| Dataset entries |
○ ○ ○ ○ ○ ○ ○

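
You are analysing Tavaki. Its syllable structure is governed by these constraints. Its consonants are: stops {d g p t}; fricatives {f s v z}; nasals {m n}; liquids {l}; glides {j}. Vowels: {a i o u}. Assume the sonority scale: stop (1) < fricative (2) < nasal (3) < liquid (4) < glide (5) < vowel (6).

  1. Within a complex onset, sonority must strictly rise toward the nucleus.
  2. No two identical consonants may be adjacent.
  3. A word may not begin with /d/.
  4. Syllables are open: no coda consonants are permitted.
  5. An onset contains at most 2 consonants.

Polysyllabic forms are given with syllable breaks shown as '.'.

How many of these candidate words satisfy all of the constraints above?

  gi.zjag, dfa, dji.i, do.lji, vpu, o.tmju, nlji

0

gi.zjag — violates constraint 4: syllable 2 coda /g/ has 1 consonant (> 0) → illicit
dfa — violates constraint 3: word begins with /d/ → illicit
dji.i — violates constraint 3: word begins with /d/ → illicit
do.lji — violates constraint 3: word begins with /d/ → illicit
vpu — violates constraint 1: syllable 1 onset /vp/: /v/ (fricative, 2) → /p/ (stop, 1) does not rise → illicit
o.tmju — violates constraint 5: syllable 2 onset /tmj/ has 3 consonants (> 2) → illicit
nlji — violates constraint 5: syllable 1 onset /nlj/ has 3 consonants (> 2) → illicit
No form is licit → 0.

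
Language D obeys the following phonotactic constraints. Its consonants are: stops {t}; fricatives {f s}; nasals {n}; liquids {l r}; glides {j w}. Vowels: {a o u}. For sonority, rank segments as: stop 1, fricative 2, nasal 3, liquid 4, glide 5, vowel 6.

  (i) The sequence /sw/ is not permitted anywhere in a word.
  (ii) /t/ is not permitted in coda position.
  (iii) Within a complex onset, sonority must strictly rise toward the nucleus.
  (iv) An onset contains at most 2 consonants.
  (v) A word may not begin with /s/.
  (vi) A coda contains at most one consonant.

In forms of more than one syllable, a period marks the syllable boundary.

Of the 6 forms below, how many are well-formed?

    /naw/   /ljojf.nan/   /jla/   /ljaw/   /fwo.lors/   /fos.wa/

2

/naw/ — σ1 onset /n/, coda /w/ ok → well-formed
/ljojf.nan/ — violates constraint (vi): syllable 1 coda /jf/ has 2 consonants (> 1) → ill-formed
/jla/ — violates constraint (iii): syllable 1 onset /jl/: /j/ (glide, 5) → /l/ (liquid, 4) does not rise → ill-formed
/ljaw/ — σ1 onset /lj/ (4→5 rises), coda /w/ ok → well-formed
/fwo.lors/ — violates constraint (vi): syllable 2 coda /rs/ has 2 consonants (> 1) → ill-formed
/fos.wa/ — violates constraint (i): contains banned sequence /sw/ → ill-formed
Well-formed: /naw/, /ljaw/ → 2.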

○ ○ ○ ○ ○ ○ ○

| Brief |
With the line holding "3. A word may not begin with /d/." as the first and the line holding "How many of" as the last, set down that range of the entries above exactly, and nothing else.

| Output of the exercise |
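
  3. A word may not begin with /d/.
  4. Syllables are open: no coda consonants are permitted.
  5. An onset contains at most 2 consonants.

Polysyllabic forms are given with syllable breaks shown as '.'.

How many of these candidate words satisfy all of the constraints above?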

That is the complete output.